Please copy out all lines of the entries that contain the word "review".

[Stored data]
:::::

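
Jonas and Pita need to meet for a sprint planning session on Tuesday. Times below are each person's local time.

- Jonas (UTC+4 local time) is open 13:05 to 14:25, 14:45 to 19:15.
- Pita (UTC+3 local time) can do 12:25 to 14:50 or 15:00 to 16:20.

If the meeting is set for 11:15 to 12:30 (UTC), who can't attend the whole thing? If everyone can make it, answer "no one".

Jonas in UTC: 09:05-10:25, 10:45-15:15 (subtract 4h to convert from UTC+4).
Pita in UTC: 09:25-11:50, 12:00-13:20 (subtract 3h to convert from UTC+3).
Jonas: free for 11:15-12:30. Pita: not fully free for 11:15-12:30.

Pita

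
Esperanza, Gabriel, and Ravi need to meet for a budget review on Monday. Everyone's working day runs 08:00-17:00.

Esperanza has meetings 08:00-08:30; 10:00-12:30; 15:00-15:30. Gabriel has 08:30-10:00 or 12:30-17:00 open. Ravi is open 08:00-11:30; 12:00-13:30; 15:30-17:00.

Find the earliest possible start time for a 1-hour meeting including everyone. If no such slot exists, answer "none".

Esperanza free: 08:30-10:00, 12:30-15:00, 15:30-17:00 (invert busy blocks within the working day).
Gabriel free: 08:30-10:00, 12:30-17:00.
Ravi free: 08:00-11:30, 12:00-13:30, 15:30-17:00.
Esperanza ∩ Gabriel: 08:30-10:00, 12:30-15:00, 15:30-17:00.
Esperanza ∩ Gabriel ∩ Ravi: 08:30-10:00, 12:30-13:30, 15:30-17:00.
Those are the intersection windows.
The first common window of at least 60 minutes is 08:30-10:00, so the earliest start is 08:30.

08:30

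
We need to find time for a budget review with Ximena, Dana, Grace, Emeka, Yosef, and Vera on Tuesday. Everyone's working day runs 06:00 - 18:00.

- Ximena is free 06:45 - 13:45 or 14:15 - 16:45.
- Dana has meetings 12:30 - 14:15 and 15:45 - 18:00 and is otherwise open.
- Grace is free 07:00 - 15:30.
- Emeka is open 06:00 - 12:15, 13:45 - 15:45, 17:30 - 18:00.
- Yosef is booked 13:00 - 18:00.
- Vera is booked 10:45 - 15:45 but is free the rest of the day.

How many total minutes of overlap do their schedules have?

225

Ximena free: 06:45-13:45, 14:15-16:45.
Dana free: 06:00-12:30, 14:15-15:45 (invert busy blocks within the working day).
Grace free: 07:00-15:30.
Emeka free: 06:00-12:15, 13:45-15:45, 17:30-18:00.
Yosef free: 06:00-13:00 (invert busy blocks within the working day).
Vera free: 06:00-10:45, 15:45-18:00 (invert busy blocks within the working day).
Ximena ∩ Dana: 06:45-12:30, 14:15-15:45.
Ximena ∩ Dana ∩ Grace: 07:00-12:30, 14:15-15:30.
Ximena ∩ Dana ∩ Grace ∩ Emeka: 07:00-12:15, 14:15-15:30.
Ximena ∩ Dana ∩ Grace ∩ Emeka ∩ Yosef: 07:00-12:15.
Ximena ∩ Dana ∩ Grace ∩ Emeka ∩ Yosef ∩ Vera: 07:00-10:45.
That's a single block of 225 minutes.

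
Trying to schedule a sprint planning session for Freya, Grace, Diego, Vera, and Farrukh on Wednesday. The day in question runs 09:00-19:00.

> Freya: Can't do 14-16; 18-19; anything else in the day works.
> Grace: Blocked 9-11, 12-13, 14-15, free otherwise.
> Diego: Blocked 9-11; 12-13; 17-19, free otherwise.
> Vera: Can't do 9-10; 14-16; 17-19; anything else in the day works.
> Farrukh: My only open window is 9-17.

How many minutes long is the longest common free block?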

:::::

# [Your response]
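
Esperanza, Gabriel, and Ravi need to meet for a budget review on Monday. Everyone's working day runs 08:00-17:00.
We need to find time for a budget review with Ximena, Dana, Grace, Emeka, Yosef, and Vera on Tuesday. Everyone's working day runs 06:00 - 18:00.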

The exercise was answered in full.